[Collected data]
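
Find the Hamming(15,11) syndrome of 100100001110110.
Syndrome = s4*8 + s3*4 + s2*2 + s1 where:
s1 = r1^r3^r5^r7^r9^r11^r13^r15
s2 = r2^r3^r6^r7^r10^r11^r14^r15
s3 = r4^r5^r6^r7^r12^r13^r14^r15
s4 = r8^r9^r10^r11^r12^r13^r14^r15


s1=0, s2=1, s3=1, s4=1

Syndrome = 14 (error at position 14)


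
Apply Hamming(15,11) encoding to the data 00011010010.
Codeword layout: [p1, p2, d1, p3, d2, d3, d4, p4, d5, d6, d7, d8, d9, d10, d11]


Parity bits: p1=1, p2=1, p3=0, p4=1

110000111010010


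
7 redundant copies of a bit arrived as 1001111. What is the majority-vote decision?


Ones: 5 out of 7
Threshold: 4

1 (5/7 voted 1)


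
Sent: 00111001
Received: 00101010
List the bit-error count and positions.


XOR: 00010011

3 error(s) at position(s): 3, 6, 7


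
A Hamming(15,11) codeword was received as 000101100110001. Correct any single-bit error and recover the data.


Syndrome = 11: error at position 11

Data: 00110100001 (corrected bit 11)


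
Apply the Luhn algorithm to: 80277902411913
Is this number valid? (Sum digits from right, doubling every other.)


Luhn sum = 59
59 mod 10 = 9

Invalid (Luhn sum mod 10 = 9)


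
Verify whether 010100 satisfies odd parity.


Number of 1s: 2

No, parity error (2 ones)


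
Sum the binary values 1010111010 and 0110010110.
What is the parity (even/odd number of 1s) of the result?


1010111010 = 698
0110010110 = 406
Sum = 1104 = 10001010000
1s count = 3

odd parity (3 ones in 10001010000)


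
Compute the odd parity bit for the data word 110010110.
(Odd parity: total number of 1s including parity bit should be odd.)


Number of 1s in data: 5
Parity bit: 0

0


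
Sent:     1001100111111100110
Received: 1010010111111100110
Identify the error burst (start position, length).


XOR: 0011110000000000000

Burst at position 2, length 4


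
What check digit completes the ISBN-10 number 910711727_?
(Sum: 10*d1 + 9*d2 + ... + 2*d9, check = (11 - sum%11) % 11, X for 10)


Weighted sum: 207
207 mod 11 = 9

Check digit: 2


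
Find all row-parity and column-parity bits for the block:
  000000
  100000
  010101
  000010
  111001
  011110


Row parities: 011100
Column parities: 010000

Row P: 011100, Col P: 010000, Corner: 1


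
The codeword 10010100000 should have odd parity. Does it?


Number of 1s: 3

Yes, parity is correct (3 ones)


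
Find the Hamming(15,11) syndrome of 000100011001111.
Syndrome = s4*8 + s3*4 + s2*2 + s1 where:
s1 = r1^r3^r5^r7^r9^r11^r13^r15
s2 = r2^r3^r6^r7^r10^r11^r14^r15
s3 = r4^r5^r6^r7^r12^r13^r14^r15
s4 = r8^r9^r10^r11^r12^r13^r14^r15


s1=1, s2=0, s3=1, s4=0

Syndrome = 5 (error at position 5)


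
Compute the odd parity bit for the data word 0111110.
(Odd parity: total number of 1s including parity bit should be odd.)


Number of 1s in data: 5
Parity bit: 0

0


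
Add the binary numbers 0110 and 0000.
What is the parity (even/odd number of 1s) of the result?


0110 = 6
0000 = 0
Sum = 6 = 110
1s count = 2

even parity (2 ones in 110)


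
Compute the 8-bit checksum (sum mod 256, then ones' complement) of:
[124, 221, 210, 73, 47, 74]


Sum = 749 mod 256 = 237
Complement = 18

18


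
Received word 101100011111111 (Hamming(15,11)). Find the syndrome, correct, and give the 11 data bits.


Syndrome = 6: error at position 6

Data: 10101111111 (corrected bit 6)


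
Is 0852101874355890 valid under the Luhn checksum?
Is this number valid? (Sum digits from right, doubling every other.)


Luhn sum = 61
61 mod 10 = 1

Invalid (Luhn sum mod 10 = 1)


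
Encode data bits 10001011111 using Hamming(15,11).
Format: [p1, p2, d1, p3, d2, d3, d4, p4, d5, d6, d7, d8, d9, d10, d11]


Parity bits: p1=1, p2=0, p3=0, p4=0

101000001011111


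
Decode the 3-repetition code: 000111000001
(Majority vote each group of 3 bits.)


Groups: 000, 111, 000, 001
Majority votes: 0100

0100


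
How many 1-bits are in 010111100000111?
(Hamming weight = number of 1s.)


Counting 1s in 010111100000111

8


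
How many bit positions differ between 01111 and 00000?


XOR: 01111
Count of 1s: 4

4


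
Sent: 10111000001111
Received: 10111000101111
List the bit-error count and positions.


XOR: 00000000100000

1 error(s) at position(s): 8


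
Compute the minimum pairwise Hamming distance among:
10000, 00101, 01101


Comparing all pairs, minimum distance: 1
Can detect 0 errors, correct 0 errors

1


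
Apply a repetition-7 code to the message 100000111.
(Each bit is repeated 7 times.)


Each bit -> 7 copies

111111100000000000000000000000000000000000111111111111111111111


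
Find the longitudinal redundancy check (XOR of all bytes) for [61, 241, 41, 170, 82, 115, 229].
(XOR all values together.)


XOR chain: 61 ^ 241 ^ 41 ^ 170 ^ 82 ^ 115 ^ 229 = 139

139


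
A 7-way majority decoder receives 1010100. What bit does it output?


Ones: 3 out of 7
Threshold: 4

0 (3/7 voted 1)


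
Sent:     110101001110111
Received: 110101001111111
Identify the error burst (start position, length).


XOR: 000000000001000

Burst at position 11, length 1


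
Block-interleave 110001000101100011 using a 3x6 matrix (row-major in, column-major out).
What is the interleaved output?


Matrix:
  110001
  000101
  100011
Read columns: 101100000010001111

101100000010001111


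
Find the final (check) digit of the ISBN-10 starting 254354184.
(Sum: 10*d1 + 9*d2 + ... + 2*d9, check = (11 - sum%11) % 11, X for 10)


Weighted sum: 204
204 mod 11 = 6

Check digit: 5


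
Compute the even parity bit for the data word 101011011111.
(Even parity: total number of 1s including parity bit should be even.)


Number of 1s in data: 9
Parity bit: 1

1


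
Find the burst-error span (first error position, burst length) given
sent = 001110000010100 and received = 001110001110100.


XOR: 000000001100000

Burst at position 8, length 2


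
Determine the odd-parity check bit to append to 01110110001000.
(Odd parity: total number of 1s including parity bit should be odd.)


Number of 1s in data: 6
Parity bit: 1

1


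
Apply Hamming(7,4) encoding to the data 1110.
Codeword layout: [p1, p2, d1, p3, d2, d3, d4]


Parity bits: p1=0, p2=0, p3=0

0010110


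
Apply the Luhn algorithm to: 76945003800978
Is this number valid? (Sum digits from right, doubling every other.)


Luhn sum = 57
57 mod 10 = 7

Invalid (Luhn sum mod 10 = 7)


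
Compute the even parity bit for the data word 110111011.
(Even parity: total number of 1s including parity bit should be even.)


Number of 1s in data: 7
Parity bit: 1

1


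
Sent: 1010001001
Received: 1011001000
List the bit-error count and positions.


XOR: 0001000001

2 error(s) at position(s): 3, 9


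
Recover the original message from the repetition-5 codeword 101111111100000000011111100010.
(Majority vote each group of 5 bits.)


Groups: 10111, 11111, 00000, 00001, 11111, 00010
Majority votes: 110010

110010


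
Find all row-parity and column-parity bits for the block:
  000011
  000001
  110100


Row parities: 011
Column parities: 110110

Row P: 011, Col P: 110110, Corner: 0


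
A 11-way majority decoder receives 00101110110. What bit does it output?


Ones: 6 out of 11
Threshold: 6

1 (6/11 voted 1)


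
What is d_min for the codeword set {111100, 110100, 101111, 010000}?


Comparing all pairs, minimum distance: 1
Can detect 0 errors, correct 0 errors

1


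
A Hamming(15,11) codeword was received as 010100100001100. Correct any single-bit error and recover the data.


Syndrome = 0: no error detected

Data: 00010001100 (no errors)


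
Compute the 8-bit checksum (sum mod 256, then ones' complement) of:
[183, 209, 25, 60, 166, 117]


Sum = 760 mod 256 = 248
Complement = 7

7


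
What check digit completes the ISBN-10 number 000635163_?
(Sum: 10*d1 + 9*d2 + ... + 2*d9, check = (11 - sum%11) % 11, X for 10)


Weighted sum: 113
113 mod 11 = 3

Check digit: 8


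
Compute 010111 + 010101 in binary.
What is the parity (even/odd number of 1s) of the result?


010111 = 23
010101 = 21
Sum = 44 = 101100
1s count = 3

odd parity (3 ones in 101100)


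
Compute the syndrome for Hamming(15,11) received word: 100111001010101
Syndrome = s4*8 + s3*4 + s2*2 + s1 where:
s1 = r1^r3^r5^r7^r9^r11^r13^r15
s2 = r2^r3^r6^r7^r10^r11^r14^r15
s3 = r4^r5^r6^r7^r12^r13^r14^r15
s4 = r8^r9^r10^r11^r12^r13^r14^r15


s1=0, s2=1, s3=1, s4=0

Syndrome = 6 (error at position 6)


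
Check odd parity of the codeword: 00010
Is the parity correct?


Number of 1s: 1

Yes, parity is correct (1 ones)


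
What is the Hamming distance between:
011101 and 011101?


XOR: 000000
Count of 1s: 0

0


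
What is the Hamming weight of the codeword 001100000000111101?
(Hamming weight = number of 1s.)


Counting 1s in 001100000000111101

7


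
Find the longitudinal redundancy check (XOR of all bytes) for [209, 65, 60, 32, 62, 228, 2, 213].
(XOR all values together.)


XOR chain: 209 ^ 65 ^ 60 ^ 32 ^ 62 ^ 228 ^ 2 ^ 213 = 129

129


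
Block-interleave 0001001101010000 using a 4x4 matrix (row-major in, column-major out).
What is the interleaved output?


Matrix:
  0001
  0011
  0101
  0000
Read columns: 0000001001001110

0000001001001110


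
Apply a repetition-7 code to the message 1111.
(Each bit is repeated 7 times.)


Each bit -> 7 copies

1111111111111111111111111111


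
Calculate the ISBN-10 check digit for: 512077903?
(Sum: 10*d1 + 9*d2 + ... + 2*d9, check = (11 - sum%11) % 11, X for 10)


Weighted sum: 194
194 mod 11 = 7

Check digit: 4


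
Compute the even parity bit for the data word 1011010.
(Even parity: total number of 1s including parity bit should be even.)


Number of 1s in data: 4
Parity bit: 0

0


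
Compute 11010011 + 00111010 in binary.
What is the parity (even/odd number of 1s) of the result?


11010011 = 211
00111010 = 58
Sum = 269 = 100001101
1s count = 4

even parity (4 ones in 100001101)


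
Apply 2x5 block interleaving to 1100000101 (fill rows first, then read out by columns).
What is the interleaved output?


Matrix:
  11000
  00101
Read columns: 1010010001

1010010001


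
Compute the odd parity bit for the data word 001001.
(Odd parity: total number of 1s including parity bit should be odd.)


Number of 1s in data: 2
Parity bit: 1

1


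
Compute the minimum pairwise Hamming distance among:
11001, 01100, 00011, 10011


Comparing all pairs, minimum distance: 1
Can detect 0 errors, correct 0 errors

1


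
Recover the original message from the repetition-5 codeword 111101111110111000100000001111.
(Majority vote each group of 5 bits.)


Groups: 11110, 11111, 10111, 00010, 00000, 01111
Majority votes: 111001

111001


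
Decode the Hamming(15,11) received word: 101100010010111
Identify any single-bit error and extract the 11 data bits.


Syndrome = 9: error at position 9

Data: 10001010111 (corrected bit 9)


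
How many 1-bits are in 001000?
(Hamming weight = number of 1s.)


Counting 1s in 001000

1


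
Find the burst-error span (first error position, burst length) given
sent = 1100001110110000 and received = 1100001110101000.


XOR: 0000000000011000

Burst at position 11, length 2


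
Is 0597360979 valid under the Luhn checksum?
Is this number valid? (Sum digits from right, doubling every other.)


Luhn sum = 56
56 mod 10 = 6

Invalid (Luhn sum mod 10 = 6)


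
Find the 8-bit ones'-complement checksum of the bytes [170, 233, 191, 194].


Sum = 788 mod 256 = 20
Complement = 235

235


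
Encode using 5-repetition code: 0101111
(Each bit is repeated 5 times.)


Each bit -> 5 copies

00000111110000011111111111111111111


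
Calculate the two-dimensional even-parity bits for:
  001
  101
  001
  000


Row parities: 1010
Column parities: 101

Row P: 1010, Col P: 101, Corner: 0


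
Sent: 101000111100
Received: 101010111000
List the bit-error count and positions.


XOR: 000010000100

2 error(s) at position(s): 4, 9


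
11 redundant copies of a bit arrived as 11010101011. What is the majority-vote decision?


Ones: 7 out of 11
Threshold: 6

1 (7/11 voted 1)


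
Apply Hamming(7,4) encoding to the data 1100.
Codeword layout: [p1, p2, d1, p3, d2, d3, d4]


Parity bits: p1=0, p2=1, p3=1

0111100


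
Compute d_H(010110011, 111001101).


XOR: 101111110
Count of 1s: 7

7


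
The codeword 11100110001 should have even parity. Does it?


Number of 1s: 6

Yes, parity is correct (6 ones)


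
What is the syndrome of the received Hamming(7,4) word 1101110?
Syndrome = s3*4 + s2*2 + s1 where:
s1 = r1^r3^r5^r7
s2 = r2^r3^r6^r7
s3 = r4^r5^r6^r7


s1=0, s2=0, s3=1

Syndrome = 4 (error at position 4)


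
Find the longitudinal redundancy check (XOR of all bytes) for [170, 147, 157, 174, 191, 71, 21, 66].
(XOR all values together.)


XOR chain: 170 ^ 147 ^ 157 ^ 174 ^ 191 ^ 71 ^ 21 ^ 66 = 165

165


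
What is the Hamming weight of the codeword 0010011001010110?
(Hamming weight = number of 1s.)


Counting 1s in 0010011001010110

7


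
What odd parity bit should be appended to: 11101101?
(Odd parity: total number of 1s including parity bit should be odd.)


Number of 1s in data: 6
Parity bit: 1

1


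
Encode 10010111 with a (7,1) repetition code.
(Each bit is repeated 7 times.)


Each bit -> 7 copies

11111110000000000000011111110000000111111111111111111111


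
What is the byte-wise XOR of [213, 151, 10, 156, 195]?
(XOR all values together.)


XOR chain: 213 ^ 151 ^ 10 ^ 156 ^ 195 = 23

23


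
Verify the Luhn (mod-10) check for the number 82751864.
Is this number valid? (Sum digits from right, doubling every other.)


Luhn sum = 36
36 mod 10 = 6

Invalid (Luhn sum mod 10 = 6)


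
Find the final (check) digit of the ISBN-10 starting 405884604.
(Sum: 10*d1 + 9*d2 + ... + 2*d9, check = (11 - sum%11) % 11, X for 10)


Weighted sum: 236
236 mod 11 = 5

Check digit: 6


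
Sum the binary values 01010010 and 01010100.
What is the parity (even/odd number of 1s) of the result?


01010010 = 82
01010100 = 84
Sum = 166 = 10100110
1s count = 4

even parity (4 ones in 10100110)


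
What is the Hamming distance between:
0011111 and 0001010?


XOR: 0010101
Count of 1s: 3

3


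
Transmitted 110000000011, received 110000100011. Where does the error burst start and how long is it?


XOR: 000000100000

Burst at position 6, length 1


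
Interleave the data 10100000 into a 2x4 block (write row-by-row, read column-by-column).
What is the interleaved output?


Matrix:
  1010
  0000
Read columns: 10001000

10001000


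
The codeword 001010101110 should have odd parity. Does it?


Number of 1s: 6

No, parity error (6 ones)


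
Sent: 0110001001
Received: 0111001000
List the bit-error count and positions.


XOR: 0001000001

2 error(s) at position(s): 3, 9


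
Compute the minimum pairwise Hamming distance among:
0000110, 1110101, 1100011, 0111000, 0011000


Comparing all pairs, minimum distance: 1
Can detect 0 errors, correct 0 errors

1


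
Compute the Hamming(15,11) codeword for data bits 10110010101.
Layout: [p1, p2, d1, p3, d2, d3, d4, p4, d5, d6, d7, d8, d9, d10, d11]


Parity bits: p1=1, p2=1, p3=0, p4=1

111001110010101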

Task »
Show the lines of the records above that mention "Calculate".

Response box »
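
Calculate the ISBN-10 check digit for: 512077903?
Calculate the two-dimensional even-parity bits for: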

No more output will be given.